((
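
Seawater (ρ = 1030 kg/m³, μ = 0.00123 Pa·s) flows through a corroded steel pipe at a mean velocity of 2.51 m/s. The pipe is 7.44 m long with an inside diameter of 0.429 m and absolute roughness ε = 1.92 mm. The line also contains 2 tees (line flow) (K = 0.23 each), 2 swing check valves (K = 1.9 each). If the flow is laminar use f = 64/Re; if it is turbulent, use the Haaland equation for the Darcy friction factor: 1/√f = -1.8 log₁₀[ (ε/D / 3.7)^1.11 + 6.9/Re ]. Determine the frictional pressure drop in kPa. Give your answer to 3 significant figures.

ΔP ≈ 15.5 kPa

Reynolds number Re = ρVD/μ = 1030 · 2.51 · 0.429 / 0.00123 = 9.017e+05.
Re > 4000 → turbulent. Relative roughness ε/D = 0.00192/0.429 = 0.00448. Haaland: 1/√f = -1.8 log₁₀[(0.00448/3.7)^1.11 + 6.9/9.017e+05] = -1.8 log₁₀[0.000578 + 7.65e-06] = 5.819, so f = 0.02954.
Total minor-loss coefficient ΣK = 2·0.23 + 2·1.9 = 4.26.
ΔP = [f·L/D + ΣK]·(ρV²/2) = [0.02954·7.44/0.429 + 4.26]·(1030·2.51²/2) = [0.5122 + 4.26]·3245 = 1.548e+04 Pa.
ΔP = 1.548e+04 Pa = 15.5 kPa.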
))
→ **REQUIRED ACTION**
Could you retype all of the records above exactly as they appear?

→ **TASK RESPONSE**
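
Seawater (ρ = 1030 kg/m³, μ = 0.00123 Pa·s) flows through a corroded steel pipe at a mean velocity of 2.51 m/s. The pipe is 7.44 m long with an inside diameter of 0.429 m and absolute roughness ε = 1.92 mm. The line also contains 2 tees (line flow) (K = 0.23 each), 2 swing check valves (K = 1.9 each). If the flow is laminar use f = 64/Re; if it is turbulent, use the Haaland equation for the Darcy friction factor: 1/√f = -1.8 log₁₀[ (ε/D / 3.7)^1.11 + 6.9/Re ]. Determine the frictional pressure drop in kPa. Give your answer to 3 significant figures.

ΔP ≈ 15.5 kPa

Reynolds number Re = ρVD/μ = 1030 · 2.51 · 0.429 / 0.00123 = 9.017e+05.
Re > 4000 → turbulent. Relative roughness ε/D = 0.00192/0.429 = 0.00448. Haaland: 1/√f = -1.8 log₁₀[(0.00448/3.7)^1.11 + 6.9/9.017e+05] = -1.8 log₁₀[0.000578 + 7.65e-06] = 5.819, so f = 0.02954.
Total minor-loss coefficient ΣK = 2·0.23 + 2·1.9 = 4.26.
ΔP = [f·L/D + ΣK]·(ρV²/2) = [0.02954·7.44/0.429 + 4.26]·(1030·2.51²/2) = [0.5122 + 4.26]·3245 = 1.548e+04 Pa.
ΔP = 1.548e+04 Pa = 15.5 kPa.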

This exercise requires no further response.